┌─ The input

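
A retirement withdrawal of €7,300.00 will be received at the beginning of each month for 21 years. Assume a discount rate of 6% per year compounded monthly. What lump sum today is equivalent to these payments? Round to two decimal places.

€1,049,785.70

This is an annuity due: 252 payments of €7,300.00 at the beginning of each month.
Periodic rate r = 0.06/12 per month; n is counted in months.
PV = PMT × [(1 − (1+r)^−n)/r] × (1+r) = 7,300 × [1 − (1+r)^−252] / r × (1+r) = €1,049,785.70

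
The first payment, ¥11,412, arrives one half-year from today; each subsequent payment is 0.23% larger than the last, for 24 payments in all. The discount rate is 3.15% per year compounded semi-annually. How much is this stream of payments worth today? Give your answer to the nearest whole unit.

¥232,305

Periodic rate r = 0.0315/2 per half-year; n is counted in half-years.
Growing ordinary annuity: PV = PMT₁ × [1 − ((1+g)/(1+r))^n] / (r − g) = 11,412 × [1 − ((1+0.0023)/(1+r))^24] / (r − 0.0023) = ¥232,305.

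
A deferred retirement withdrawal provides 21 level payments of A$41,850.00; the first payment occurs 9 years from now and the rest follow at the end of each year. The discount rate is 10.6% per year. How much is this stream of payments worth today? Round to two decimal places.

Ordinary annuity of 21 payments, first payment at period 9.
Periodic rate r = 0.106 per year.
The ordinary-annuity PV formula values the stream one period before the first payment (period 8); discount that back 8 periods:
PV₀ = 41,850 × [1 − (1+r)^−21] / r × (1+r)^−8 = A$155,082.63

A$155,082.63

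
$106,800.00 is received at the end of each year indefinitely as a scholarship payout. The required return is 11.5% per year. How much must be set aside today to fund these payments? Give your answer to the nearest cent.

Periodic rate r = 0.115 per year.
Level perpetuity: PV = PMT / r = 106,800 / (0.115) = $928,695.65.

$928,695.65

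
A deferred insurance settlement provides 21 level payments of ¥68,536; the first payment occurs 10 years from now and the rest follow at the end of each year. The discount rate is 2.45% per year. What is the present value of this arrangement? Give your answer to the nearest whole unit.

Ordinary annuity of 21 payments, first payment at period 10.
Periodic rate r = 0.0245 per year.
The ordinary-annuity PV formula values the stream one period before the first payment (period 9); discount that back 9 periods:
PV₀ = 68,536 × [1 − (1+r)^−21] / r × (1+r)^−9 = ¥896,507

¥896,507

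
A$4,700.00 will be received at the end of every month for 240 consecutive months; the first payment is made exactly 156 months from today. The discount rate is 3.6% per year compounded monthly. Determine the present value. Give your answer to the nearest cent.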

└─
┌─ The input

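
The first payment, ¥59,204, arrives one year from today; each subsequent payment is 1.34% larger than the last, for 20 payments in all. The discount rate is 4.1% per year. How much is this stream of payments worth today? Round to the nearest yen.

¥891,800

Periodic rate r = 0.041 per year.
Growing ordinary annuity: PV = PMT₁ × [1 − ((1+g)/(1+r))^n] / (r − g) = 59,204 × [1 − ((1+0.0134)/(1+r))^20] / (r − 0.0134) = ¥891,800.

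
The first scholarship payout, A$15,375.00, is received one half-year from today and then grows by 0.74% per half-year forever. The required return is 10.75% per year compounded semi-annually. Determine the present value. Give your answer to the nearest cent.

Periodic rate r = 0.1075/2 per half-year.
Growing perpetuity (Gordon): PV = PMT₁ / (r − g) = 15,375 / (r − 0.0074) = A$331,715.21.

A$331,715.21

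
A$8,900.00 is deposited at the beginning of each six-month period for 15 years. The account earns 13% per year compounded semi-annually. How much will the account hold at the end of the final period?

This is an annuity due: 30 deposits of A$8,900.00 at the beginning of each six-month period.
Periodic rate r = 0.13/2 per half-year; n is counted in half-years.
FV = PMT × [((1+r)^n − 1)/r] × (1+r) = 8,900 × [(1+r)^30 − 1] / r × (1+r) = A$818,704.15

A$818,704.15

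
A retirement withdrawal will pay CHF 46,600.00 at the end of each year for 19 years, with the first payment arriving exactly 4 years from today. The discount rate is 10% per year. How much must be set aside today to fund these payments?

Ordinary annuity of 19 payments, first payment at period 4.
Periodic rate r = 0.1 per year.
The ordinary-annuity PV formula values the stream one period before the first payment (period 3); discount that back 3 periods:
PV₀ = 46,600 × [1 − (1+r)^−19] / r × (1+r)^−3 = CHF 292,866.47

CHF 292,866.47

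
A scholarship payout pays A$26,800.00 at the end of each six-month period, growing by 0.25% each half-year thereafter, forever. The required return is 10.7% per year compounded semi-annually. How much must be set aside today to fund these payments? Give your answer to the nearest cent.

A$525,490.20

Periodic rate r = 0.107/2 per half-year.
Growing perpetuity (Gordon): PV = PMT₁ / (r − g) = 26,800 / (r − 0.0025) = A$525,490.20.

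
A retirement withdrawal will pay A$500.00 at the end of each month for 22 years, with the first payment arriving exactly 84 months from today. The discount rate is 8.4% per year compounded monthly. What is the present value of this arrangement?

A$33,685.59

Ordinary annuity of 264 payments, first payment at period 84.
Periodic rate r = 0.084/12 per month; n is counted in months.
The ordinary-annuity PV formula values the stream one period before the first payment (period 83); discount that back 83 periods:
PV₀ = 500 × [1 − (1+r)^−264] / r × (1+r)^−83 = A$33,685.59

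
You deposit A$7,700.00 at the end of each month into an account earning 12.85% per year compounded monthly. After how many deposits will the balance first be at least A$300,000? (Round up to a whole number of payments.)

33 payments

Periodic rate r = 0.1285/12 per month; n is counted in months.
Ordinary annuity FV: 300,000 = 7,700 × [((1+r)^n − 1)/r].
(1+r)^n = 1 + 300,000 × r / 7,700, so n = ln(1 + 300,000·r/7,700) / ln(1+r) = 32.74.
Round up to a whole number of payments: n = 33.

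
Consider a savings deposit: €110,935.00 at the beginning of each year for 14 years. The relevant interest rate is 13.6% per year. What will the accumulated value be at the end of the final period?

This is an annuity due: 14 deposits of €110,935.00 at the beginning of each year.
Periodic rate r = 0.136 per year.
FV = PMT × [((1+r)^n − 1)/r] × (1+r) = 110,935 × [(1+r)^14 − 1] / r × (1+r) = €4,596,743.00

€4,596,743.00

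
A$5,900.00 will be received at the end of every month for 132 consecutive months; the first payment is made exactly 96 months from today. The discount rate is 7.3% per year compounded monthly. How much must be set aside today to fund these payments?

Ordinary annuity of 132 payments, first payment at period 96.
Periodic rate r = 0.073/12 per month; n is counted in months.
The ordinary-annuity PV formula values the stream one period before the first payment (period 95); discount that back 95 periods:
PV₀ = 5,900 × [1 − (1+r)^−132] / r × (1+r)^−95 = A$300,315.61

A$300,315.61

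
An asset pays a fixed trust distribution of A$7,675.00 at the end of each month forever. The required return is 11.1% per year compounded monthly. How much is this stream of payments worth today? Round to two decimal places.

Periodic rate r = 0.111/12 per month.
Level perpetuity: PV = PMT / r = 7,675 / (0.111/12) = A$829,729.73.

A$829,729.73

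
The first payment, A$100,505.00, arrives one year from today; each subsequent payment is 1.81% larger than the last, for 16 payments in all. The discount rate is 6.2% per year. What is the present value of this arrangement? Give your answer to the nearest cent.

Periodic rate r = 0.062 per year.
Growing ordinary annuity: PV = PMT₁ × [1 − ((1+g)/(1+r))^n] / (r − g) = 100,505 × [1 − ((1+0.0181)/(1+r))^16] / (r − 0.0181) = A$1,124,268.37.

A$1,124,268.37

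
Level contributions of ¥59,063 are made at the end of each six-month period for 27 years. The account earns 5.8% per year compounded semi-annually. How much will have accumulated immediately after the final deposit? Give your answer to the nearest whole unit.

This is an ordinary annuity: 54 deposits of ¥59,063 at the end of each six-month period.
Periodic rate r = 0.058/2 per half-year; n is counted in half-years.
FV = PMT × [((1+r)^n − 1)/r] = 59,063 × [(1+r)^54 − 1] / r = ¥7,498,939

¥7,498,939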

└─
┌─ The input

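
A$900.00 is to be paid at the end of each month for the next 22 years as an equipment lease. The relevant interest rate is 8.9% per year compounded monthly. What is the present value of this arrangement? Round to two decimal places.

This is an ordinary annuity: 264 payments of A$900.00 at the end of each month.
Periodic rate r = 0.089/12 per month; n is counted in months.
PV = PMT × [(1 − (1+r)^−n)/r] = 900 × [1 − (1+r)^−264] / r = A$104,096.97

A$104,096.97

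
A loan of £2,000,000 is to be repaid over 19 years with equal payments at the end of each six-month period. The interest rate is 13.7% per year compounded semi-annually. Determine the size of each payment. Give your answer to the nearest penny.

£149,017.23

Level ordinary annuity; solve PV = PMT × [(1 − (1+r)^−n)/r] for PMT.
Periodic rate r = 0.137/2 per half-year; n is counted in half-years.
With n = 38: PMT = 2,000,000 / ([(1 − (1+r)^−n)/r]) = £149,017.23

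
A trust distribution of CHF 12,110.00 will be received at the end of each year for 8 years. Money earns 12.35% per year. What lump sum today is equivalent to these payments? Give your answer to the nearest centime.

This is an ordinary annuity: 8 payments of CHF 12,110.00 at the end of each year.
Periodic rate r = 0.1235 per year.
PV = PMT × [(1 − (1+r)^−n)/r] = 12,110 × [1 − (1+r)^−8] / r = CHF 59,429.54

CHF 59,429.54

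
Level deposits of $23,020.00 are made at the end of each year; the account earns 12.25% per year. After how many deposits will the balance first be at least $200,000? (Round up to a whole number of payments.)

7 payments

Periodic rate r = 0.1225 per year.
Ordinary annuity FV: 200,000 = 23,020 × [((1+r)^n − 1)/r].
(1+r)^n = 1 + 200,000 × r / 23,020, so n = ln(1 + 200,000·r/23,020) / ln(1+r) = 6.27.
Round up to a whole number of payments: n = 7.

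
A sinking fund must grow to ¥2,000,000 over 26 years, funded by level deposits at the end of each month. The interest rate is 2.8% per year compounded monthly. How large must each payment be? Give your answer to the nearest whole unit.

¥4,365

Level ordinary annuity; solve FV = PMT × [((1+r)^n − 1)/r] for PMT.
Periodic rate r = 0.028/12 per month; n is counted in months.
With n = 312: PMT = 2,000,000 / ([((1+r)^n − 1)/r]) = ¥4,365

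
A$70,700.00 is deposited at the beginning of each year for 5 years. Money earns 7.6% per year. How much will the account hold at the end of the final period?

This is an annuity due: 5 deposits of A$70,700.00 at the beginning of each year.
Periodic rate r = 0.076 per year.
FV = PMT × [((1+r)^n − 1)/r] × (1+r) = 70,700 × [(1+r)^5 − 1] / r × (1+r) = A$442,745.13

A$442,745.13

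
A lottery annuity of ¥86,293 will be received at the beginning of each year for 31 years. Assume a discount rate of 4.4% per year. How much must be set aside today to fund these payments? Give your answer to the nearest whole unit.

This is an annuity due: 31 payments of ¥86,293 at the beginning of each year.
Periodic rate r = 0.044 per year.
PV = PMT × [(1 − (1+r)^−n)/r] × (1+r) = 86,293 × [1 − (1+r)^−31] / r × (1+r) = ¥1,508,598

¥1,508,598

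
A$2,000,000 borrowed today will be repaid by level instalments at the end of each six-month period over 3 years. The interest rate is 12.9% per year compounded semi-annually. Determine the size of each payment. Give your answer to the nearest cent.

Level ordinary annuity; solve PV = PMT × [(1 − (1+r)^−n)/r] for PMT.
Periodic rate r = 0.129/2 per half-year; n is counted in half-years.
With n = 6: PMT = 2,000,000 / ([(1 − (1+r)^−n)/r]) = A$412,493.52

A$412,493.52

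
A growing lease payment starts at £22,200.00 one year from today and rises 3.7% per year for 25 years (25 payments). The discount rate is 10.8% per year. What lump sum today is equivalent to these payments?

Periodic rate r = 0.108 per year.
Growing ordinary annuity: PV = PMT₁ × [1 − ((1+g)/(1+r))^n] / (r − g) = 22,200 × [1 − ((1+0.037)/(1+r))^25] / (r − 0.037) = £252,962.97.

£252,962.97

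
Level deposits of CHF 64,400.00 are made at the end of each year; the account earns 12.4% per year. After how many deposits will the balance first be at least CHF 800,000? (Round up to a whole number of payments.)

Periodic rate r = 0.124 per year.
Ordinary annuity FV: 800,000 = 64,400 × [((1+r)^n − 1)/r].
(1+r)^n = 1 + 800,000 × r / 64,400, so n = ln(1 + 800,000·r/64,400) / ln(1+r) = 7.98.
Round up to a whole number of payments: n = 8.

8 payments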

└─

- **Task goal**:
Transcribe the lines above between the line holding "A deferred insurance" and the line holding "A$4,700.00 will be", inclusive, exactly as they stand and with nothing added.

- **Answer for this exercise**:
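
A deferred insurance settlement provides 21 level payments of ¥68,536; the first payment occurs 10 years from now and the rest follow at the end of each year. The discount rate is 2.45% per year. What is the present value of this arrangement? Give your answer to the nearest whole unit.

Ordinary annuity of 21 payments, first payment at period 10.
Periodic rate r = 0.0245 per year.
The ordinary-annuity PV formula values the stream one period before the first payment (period 9); discount that back 9 periods:
PV₀ = 68,536 × [1 − (1+r)^−21] / r × (1+r)^−9 = ¥896,507

¥896,507

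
A$4,700.00 will be received at the end of every month for 240 consecutive months; the first payment is made exactly 156 months from today. The discount rate is 3.6% per year compounded monthly. Determine the present value. Give your answer to the nearest cent.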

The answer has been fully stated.